*Task data*
--------------------------------------------------
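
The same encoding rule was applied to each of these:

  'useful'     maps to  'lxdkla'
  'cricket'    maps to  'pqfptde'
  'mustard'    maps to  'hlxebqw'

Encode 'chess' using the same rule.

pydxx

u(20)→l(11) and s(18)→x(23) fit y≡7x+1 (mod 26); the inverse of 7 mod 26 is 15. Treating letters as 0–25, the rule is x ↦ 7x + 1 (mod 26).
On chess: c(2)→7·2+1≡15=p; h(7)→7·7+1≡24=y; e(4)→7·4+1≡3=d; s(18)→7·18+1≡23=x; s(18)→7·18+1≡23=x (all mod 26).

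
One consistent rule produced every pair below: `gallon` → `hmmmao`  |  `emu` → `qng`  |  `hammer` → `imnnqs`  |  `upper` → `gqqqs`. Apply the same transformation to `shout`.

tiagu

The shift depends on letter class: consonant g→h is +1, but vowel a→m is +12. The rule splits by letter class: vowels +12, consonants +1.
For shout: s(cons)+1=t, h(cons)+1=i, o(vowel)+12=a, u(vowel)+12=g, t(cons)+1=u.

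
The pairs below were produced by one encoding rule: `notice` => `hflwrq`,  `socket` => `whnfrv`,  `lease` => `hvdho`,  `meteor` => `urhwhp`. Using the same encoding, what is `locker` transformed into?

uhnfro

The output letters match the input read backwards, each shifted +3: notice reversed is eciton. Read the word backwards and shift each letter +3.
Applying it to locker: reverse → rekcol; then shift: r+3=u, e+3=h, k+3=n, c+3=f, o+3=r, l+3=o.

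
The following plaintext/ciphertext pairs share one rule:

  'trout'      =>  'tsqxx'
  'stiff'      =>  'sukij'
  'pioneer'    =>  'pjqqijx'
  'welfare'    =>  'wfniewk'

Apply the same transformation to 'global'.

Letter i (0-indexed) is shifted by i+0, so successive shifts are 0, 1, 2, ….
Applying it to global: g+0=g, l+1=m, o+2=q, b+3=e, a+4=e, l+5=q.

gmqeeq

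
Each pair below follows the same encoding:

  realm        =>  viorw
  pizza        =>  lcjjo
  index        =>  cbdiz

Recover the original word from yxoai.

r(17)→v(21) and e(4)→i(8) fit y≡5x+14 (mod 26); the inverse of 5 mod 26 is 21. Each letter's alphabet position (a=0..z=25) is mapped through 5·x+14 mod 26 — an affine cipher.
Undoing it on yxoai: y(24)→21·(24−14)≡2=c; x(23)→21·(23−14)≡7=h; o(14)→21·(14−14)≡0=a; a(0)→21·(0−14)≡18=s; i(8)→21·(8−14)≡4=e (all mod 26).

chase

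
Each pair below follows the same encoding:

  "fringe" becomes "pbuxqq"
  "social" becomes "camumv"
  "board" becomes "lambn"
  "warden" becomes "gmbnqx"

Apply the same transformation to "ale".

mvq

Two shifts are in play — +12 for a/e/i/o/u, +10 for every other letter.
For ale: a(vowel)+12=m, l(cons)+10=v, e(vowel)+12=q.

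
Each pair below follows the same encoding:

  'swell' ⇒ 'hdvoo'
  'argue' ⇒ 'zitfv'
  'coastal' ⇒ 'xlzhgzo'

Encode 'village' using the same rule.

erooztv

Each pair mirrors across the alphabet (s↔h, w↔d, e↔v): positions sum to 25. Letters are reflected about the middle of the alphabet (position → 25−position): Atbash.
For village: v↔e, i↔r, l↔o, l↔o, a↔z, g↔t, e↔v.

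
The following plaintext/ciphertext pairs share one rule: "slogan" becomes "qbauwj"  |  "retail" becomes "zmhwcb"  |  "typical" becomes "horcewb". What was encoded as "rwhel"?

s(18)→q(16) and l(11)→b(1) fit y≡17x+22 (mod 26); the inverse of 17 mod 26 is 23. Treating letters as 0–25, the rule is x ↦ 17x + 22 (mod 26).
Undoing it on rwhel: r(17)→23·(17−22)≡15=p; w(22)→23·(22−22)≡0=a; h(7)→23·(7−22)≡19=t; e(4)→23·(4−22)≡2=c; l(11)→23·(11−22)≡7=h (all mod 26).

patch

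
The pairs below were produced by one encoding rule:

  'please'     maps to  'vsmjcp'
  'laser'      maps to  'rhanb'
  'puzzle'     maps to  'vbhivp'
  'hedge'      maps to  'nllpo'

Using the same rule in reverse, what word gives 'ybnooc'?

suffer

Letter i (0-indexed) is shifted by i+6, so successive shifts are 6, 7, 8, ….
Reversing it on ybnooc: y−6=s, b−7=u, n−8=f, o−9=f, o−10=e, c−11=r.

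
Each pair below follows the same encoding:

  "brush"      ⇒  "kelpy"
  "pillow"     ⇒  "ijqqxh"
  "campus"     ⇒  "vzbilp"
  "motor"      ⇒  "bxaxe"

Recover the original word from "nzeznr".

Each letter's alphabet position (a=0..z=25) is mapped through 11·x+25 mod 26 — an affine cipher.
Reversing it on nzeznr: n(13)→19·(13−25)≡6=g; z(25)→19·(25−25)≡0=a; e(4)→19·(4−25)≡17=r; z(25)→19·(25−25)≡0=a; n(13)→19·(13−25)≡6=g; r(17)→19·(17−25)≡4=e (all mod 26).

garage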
--------------------------------------------------
Look through the data above. Find each line with the string "maps" and copy it.

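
  'useful'     maps to  'lxdkla'
  'cricket'    maps to  'pqfptde'
  'mustard'    maps to  'hlxebqw'
  'please'     maps to  'vsmjcp'
  'laser'      maps to  'rhanb'
  'puzzle'     maps to  'vbhivp'
  'hedge'      maps to  'nllpo'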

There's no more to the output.